> **Task description**:
Word for word, transcribe all the entries shown below.

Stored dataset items
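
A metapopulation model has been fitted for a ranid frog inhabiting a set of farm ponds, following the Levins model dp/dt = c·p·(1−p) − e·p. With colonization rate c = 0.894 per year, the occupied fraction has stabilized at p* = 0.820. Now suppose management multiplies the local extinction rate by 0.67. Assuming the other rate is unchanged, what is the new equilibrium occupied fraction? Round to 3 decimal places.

0.879

Balance c(1−p*) = e gives e = 0.894×(1 − 0.82000) = 0.16092.
New p* = 1 − e/c = 1 − 0.10782/0.89400 = 0.87940.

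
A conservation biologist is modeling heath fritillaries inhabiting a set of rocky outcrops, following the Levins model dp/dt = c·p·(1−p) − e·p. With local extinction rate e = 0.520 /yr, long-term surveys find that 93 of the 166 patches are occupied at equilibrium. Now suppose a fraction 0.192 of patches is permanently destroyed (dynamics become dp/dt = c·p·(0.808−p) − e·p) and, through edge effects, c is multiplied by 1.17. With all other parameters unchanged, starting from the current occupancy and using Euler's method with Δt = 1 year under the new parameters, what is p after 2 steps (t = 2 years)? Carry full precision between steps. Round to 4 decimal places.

0.4426

Observed p* = 93/166 = 0.56024.
Balance c(1−p*) = e gives c = e/(1 − 0.56024) = 0.520/0.43976 = 1.18247.
Starting from p₀ = 0.56024; update p ← p + (dp/dt)·Δt with the new parameters.
  1  |  dp/dt·Δt = -0.099291  |  p_1 = 0.460950
  2  |  dp/dt·Δt = -0.018374  |  p_2 = 0.442576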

> **Result for this task**:
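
A metapopulation model has been fitted for a ranid frog inhabiting a set of farm ponds, following the Levins model dp/dt = c·p·(1−p) − e·p. With colonization rate c = 0.894 per year, the occupied fraction has stabilized at p* = 0.820. Now suppose management multiplies the local extinction rate by 0.67. Assuming the other rate is unchanged, what is the new equilibrium occupied fraction? Round to 3 decimal places.

0.879

Balance c(1−p*) = e gives e = 0.894×(1 − 0.82000) = 0.16092.
New p* = 1 − e/c = 1 − 0.10782/0.89400 = 0.87940.

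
A conservation biologist is modeling heath fritillaries inhabiting a set of rocky outcrops, following the Levins model dp/dt = c·p·(1−p) − e·p. With local extinction rate e = 0.520 /yr, long-term surveys find that 93 of the 166 patches are occupied at equilibrium. Now suppose a fraction 0.192 of patches is permanently destroyed (dynamics become dp/dt = c·p·(0.808−p) − e·p) and, through edge effects, c is multiplied by 1.17. With all other parameters unchanged, starting from the current occupancy and using Euler's method with Δt = 1 year under the new parameters, what is p after 2 steps (t = 2 years)? Carry full precision between steps. Round to 4 decimal places.

0.4426

Observed p* = 93/166 = 0.56024.
Balance c(1−p*) = e gives c = e/(1 − 0.56024) = 0.520/0.43976 = 1.18247.
Starting from p₀ = 0.56024; update p ← p + (dp/dt)·Δt with the new parameters.
  1  |  dp/dt·Δt = -0.099291  |  p_1 = 0.460950
  2  |  dp/dt·Δt = -0.018374  |  p_2 = 0.442576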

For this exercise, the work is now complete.